Top of LISTED RECORDS

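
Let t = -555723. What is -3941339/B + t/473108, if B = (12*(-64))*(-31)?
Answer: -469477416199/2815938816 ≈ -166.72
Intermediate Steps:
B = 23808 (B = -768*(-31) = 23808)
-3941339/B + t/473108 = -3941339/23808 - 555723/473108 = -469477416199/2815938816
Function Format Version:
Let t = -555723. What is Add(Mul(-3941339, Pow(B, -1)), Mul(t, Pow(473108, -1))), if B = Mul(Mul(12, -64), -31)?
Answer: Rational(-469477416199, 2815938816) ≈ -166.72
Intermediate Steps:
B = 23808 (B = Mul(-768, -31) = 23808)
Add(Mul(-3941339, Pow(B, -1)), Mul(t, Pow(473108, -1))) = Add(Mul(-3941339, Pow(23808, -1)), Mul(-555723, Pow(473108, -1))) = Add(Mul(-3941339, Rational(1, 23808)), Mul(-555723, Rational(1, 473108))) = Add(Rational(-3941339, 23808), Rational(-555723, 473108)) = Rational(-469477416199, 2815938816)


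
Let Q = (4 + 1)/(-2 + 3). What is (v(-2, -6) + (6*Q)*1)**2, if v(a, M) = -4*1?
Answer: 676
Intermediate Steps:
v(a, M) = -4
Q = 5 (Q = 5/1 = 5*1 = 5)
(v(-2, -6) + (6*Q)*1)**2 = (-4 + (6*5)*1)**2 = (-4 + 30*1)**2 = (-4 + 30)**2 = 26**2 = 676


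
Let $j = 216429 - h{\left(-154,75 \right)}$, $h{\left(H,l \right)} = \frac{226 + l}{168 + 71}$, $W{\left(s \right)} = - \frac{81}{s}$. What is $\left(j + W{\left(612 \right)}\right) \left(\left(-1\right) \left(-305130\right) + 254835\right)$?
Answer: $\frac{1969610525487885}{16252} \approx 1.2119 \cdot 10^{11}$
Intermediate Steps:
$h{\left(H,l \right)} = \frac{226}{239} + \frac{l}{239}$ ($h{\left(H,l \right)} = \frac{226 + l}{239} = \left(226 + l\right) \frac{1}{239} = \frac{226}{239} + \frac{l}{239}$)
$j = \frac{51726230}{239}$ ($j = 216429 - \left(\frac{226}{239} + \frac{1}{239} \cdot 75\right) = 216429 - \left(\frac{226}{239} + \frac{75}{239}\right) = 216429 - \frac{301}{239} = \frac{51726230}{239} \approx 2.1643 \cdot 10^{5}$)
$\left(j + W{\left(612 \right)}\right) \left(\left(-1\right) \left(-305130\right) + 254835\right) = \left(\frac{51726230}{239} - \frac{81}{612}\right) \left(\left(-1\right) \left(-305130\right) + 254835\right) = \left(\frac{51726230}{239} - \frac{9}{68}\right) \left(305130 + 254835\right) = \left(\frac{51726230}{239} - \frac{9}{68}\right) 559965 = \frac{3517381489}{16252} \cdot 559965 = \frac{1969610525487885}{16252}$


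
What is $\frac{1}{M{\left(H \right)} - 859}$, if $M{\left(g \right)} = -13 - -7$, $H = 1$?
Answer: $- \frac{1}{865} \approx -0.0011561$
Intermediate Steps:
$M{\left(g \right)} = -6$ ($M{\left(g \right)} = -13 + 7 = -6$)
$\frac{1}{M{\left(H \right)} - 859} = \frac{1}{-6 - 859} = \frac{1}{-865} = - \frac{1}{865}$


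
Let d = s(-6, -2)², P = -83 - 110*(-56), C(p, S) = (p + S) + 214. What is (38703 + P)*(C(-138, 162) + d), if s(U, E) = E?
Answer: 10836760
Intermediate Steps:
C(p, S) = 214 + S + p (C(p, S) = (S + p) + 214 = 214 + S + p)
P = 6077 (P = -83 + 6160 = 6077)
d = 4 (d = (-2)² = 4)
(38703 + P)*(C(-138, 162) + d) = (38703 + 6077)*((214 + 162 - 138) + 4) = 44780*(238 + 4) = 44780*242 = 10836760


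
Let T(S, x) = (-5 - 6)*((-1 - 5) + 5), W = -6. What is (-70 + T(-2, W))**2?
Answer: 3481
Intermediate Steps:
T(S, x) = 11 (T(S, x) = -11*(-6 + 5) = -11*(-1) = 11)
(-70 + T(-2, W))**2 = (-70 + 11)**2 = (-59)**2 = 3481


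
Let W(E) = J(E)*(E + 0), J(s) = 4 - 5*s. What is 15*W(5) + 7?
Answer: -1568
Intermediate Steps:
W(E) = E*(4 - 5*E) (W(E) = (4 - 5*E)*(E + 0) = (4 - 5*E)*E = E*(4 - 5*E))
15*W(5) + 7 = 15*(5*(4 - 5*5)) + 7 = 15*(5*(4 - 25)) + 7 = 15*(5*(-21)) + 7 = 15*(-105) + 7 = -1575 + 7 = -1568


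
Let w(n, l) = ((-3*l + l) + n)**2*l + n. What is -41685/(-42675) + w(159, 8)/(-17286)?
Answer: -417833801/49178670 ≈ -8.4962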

Bottom of LISTED RECORDS
Top of LISTED RECORDS

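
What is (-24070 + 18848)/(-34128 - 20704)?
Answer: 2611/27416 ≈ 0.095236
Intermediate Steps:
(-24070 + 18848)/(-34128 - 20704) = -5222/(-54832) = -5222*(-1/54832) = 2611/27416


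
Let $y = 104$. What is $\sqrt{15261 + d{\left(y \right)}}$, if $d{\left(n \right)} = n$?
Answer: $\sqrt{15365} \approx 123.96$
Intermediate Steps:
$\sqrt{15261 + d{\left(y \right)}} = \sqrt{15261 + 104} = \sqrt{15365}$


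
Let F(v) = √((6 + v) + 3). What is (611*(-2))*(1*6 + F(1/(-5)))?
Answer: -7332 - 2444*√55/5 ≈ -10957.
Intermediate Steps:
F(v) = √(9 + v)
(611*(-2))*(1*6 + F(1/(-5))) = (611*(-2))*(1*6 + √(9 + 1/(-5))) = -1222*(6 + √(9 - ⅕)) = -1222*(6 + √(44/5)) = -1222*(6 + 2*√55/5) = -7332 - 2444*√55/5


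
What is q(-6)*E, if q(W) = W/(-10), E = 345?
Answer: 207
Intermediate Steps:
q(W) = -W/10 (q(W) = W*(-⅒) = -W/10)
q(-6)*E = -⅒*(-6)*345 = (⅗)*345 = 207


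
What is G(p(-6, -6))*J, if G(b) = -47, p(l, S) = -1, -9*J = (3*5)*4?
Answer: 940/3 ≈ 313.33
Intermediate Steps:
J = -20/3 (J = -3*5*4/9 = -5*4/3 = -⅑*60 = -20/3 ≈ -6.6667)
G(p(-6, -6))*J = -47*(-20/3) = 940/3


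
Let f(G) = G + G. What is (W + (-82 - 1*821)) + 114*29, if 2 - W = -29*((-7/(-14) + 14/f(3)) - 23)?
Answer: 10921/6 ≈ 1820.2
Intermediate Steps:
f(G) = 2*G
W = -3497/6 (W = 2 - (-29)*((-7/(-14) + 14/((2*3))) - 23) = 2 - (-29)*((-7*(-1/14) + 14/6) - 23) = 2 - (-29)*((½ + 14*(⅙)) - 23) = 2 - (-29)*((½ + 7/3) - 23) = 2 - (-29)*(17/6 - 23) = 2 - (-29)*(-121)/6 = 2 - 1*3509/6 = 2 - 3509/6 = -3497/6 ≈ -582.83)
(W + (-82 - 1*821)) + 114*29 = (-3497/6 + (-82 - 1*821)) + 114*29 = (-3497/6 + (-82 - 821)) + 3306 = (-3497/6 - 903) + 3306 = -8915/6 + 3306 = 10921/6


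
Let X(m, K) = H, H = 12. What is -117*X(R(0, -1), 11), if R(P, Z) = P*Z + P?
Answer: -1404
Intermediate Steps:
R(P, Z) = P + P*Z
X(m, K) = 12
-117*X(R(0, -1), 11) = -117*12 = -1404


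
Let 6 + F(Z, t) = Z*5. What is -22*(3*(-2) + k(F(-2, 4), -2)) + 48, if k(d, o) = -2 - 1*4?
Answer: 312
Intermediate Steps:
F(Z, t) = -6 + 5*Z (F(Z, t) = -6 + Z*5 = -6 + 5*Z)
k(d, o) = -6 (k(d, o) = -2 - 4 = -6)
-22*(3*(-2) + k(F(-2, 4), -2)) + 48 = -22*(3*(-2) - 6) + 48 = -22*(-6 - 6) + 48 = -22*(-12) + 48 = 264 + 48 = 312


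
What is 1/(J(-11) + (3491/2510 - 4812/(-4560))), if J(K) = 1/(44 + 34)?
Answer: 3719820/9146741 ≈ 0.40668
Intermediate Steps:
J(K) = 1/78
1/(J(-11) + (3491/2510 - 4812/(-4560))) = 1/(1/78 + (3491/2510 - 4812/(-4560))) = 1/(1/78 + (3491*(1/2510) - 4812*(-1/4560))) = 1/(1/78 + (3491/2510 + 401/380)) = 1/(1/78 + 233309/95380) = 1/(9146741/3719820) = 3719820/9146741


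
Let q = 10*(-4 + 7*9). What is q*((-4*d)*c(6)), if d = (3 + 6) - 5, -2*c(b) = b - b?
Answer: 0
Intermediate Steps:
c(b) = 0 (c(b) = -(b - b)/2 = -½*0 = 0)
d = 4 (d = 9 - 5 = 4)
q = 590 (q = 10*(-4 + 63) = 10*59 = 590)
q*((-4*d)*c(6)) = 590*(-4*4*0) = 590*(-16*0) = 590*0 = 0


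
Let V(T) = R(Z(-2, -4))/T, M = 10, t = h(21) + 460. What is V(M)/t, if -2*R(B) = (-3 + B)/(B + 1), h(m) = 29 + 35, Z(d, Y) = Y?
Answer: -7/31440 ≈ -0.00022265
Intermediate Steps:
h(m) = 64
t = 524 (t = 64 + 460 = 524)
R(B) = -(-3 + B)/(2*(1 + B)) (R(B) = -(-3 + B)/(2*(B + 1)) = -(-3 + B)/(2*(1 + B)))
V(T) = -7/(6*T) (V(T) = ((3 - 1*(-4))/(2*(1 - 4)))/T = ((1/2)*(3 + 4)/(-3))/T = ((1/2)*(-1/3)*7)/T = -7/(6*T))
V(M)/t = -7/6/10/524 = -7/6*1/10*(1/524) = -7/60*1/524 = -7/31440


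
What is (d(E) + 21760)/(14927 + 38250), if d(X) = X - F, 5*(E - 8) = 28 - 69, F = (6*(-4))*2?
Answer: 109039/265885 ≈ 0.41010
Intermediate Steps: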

Bottom of LISTED RECORDS

### TASK DETAILS
Keep both end lines and retype everything in the records above from the line containing "What is (-24070 + 18848)/(-34128 - 20704)?" through the line containing "Answer: 10921/6 ≈ 1820.2", exactly, with nothing else.

### SOLVED PROBLEM
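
What is (-24070 + 18848)/(-34128 - 20704)?
Answer: 2611/27416 ≈ 0.095236
Intermediate Steps:
(-24070 + 18848)/(-34128 - 20704) = -5222/(-54832) = -5222*(-1/54832) = 2611/27416


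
Let $y = 104$. What is $\sqrt{15261 + d{\left(y \right)}}$, if $d{\left(n \right)} = n$?
Answer: $\sqrt{15365} \approx 123.96$
Intermediate Steps:
$\sqrt{15261 + d{\left(y \right)}} = \sqrt{15261 + 104} = \sqrt{15365}$


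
Let F(v) = √((6 + v) + 3). What is (611*(-2))*(1*6 + F(1/(-5)))?
Answer: -7332 - 2444*√55/5 ≈ -10957.
Intermediate Steps:
F(v) = √(9 + v)
(611*(-2))*(1*6 + F(1/(-5))) = (611*(-2))*(1*6 + √(9 + 1/(-5))) = -1222*(6 + √(9 - ⅕)) = -1222*(6 + √(44/5)) = -1222*(6 + 2*√55/5) = -7332 - 2444*√55/5


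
What is q(-6)*E, if q(W) = W/(-10), E = 345?
Answer: 207
Intermediate Steps:
q(W) = -W/10 (q(W) = W*(-⅒) = -W/10)
q(-6)*E = -⅒*(-6)*345 = (⅗)*345 = 207


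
What is G(p(-6, -6))*J, if G(b) = -47, p(l, S) = -1, -9*J = (3*5)*4?
Answer: 940/3 ≈ 313.33
Intermediate Steps:
J = -20/3 (J = -3*5*4/9 = -5*4/3 = -⅑*60 = -20/3 ≈ -6.6667)
G(p(-6, -6))*J = -47*(-20/3) = 940/3


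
Let f(G) = G + G. What is (W + (-82 - 1*821)) + 114*29, if 2 - W = -29*((-7/(-14) + 14/f(3)) - 23)?
Answer: 10921/6 ≈ 1820.2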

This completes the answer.